━━━ DATA TO EXAMINE
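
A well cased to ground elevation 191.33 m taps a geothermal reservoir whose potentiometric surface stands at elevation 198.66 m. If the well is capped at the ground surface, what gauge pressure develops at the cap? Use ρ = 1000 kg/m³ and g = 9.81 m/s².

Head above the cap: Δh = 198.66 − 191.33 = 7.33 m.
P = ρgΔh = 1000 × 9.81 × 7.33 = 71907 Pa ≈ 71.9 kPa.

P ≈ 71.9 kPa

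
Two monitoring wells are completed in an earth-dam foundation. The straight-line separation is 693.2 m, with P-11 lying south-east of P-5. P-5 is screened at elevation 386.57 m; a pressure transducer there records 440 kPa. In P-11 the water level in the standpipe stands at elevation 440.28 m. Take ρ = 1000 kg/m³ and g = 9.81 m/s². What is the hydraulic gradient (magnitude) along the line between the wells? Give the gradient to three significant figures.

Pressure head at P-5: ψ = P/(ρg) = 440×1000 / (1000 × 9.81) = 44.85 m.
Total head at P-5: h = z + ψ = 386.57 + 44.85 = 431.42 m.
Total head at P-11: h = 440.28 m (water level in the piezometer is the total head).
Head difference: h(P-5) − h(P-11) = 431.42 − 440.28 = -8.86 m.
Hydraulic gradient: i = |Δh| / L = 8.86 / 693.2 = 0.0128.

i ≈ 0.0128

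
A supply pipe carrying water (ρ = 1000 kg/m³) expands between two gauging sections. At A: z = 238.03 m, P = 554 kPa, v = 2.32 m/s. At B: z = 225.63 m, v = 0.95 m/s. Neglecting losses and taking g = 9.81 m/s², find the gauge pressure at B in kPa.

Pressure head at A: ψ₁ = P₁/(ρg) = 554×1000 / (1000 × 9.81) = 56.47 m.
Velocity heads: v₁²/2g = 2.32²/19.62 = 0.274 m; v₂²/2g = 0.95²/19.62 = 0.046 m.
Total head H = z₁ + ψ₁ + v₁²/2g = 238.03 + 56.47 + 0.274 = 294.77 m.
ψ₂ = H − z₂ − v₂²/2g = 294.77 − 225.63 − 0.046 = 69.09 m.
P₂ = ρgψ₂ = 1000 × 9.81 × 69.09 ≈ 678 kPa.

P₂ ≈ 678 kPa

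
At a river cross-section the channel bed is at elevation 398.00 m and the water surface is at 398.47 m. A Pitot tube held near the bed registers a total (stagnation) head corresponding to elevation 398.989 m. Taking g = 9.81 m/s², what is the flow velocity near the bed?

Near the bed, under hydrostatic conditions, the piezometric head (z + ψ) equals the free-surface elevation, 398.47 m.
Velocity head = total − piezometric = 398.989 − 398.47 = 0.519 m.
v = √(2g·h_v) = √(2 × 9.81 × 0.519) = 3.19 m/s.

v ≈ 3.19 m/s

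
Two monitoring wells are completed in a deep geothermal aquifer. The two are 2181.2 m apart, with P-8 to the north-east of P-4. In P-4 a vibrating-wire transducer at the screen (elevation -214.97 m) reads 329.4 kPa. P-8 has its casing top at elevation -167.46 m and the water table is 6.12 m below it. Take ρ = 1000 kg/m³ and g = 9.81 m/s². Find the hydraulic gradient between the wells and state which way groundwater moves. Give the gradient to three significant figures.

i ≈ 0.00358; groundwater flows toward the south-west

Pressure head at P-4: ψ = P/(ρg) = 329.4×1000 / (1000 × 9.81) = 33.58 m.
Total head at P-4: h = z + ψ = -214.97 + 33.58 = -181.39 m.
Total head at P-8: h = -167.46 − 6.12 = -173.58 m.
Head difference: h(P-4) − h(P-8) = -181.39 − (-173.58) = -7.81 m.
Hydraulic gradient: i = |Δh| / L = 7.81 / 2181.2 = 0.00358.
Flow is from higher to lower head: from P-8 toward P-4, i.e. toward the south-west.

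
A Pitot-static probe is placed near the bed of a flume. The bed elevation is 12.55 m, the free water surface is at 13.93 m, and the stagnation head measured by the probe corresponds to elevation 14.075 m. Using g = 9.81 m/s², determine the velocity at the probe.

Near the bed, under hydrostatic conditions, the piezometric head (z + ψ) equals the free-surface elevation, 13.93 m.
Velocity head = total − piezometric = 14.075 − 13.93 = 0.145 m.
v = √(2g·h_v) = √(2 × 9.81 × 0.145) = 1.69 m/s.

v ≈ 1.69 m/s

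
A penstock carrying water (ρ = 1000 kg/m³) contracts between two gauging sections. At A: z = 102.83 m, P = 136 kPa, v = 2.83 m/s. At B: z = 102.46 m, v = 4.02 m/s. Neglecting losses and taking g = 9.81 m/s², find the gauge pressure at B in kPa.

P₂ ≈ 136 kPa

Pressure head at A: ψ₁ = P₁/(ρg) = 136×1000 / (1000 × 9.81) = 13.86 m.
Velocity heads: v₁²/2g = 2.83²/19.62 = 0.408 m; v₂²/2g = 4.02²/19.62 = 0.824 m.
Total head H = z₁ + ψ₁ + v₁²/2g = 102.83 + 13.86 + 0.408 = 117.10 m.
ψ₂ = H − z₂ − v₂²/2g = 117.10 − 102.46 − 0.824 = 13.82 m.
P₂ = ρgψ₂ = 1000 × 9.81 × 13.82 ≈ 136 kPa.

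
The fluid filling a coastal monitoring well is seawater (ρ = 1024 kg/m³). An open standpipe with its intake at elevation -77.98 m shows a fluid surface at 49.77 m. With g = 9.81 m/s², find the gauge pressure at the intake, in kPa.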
━━━━━━
*INSTRUCTIONS TO FOLLOW*.
Each line above must be retyped exactly in the response.

*THE COMPLETED TASK*.
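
A well cased to ground elevation 191.33 m taps a geothermal reservoir whose potentiometric surface stands at elevation 198.66 m. If the well is capped at the ground surface, what gauge pressure develops at the cap? Use ρ = 1000 kg/m³ and g = 9.81 m/s².

Head above the cap: Δh = 198.66 − 191.33 = 7.33 m.
P = ρgΔh = 1000 × 9.81 × 7.33 = 71907 Pa ≈ 71.9 kPa.

P ≈ 71.9 kPa

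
Two monitoring wells are completed in an earth-dam foundation. The straight-line separation is 693.2 m, with P-11 lying south-east of P-5. P-5 is screened at elevation 386.57 m; a pressure transducer there records 440 kPa. In P-11 the water level in the standpipe stands at elevation 440.28 m. Take ρ = 1000 kg/m³ and g = 9.81 m/s². What is the hydraulic gradient (magnitude) along the line between the wells? Give the gradient to three significant figures.

Pressure head at P-5: ψ = P/(ρg) = 440×1000 / (1000 × 9.81) = 44.85 m.
Total head at P-5: h = z + ψ = 386.57 + 44.85 = 431.42 m.
Total head at P-11: h = 440.28 m (water level in the piezometer is the total head).
Head difference: h(P-5) − h(P-11) = 431.42 − 440.28 = -8.86 m.
Hydraulic gradient: i = |Δh| / L = 8.86 / 693.2 = 0.0128.

i ≈ 0.0128

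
A supply pipe carrying water (ρ = 1000 kg/m³) expands between two gauging sections. At A: z = 238.03 m, P = 554 kPa, v = 2.32 m/s. At B: z = 225.63 m, v = 0.95 m/s. Neglecting losses and taking g = 9.81 m/s², find the gauge pressure at B in kPa.

Pressure head at A: ψ₁ = P₁/(ρg) = 554×1000 / (1000 × 9.81) = 56.47 m.
Velocity heads: v₁²/2g = 2.32²/19.62 = 0.274 m; v₂²/2g = 0.95²/19.62 = 0.046 m.
Total head H = z₁ + ψ₁ + v₁²/2g = 238.03 + 56.47 + 0.274 = 294.77 m.
ψ₂ = H − z₂ − v₂²/2g = 294.77 − 225.63 − 0.046 = 69.09 m.
P₂ = ρgψ₂ = 1000 × 9.81 × 69.09 ≈ 678 kPa.

P₂ ≈ 678 kPa

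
At a river cross-section the channel bed is at elevation 398.00 m and the water surface is at 398.47 m. A Pitot tube held near the bed registers a total (stagnation) head corresponding to elevation 398.989 m. Taking g = 9.81 m/s², what is the flow velocity near the bed?

Near the bed, under hydrostatic conditions, the piezometric head (z + ψ) equals the free-surface elevation, 398.47 m.
Velocity head = total − piezometric = 398.989 − 398.47 = 0.519 m.
v = √(2g·h_v) = √(2 × 9.81 × 0.519) = 3.19 m/s.

v ≈ 3.19 m/s

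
Two monitoring wells are completed in a deep geothermal aquifer. The two are 2181.2 m apart, with P-8 to the north-east of P-4. In P-4 a vibrating-wire transducer at the screen (elevation -214.97 m) reads 329.4 kPa. P-8 has its casing top at elevation -167.46 m and the water table is 6.12 m below it. Take ρ = 1000 kg/m³ and g = 9.81 m/s². Find the hydraulic gradient between the wells and state which way groundwater moves. Give the gradient to three significant figures.

i ≈ 0.00358; groundwater flows toward the south-west

Pressure head at P-4: ψ = P/(ρg) = 329.4×1000 / (1000 × 9.81) = 33.58 m.
Total head at P-4: h = z + ψ = -214.97 + 33.58 = -181.39 m.
Total head at P-8: h = -167.46 − 6.12 = -173.58 m.
Head difference: h(P-4) − h(P-8) = -181.39 − (-173.58) = -7.81 m.
Hydraulic gradient: i = |Δh| / L = 7.81 / 2181.2 = 0.00358.
Flow is from higher to lower head: from P-8 toward P-4, i.e. toward the south-west.

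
A Pitot-static probe is placed near the bed of a flume. The bed elevation is 12.55 m, the free water surface is at 13.93 m, and the stagnation head measured by the probe corresponds to elevation 14.075 m. Using g = 9.81 m/s², determine the velocity at the probe.

Near the bed, under hydrostatic conditions, the piezometric head (z + ψ) equals the free-surface elevation, 13.93 m.
Velocity head = total − piezometric = 14.075 − 13.93 = 0.145 m.
v = √(2g·h_v) = √(2 × 9.81 × 0.145) = 1.69 m/s.

v ≈ 1.69 m/s

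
A penstock carrying water (ρ = 1000 kg/m³) contracts between two gauging sections. At A: z = 102.83 m, P = 136 kPa, v = 2.83 m/s. At B: z = 102.46 m, v = 4.02 m/s. Neglecting losses and taking g = 9.81 m/s², find the gauge pressure at B in kPa.

P₂ ≈ 136 kPa

Pressure head at A: ψ₁ = P₁/(ρg) = 136×1000 / (1000 × 9.81) = 13.86 m.
Velocity heads: v₁²/2g = 2.83²/19.62 = 0.408 m; v₂²/2g = 4.02²/19.62 = 0.824 m.
Total head H = z₁ + ψ₁ + v₁²/2g = 102.83 + 13.86 + 0.408 = 117.10 m.
ψ₂ = H − z₂ − v₂²/2g = 117.10 − 102.46 − 0.824 = 13.82 m.
P₂ = ρgψ₂ = 1000 × 9.81 × 13.82 ≈ 136 kPa.

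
The fluid filling a coastal monitoring well is seawater (ρ = 1024 kg/m³). An open standpipe with its intake at elevation -77.98 m shows a fluid surface at 49.77 m. With g = 9.81 m/s², find the gauge pressure at the intake, in kPa.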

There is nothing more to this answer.